◆ **EXTRACTED INFORMATION**:
= = = = =
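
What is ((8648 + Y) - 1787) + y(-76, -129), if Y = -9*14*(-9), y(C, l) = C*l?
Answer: 17799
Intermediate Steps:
Y = 1134 (Y = -126*(-9) = 1134)
((8648 + Y) - 1787) + y(-76, -129) = ((8648 + 1134) - 1787) - 76*(-129) = (9782 - 1787) + 9804 = 7995 + 9804 = 17799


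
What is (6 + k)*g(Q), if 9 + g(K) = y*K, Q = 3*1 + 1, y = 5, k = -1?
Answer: 55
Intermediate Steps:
Q = 4 (Q = 3 + 1 = 4)
g(K) = -9 + 5*K
(6 + k)*g(Q) = (6 - 1)*(-9 + 5*4) = 5*(-9 + 20) = 5*11 = 55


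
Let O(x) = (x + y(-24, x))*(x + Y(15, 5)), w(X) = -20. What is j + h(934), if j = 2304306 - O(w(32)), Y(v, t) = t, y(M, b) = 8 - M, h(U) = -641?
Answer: 2303845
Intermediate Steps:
O(x) = (5 + x)*(32 + x) (O(x) = (x + (8 - 1*(-24)))*(x + 5) = (x + (8 + 24))*(5 + x) = (x + 32)*(5 + x) = (32 + x)*(5 + x) = (5 + x)*(32 + x))
j = 2304486 (j = 2304306 - (160 + (-20)² + 37*(-20)) = 2304306 - (160 + 400 - 740) = 2304306 - 1*(-180) = 2304306 + 180 = 2304486)
j + h(934) = 2304486 - 641 = 2303845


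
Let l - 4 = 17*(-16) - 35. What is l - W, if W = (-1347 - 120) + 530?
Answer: 634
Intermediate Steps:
W = -937 (W = -1467 + 530 = -937)
l = -303 (l = 4 + (17*(-16) - 35) = 4 + (-272 - 35) = 4 - 307 = -303)
l - W = -303 - 1*(-937) = -303 + 937 = 634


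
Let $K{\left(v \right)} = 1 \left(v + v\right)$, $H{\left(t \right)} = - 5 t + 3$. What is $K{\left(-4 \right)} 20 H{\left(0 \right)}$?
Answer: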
= = = = =
◆ **TASK DETAILS**:
Which lines in the data hold the string "What"? Copy each of them.

◆ **EXERCISE OUTPUT**:
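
What is ((8648 + Y) - 1787) + y(-76, -129), if Y = -9*14*(-9), y(C, l) = C*l?
What is (6 + k)*g(Q), if 9 + g(K) = y*K, Q = 3*1 + 1, y = 5, k = -1?
Let O(x) = (x + y(-24, x))*(x + Y(15, 5)), w(X) = -20. What is j + h(934), if j = 2304306 - O(w(32)), Y(v, t) = t, y(M, b) = 8 - M, h(U) = -641?
Let l - 4 = 17*(-16) - 35. What is l - W, if W = (-1347 - 120) + 530?
Let $K{\left(v \right)} = 1 \left(v + v\right)$, $H{\left(t \right)} = - 5 t + 3$. What is $K{\left(-4 \right)} 20 H{\left(0 \right)}$?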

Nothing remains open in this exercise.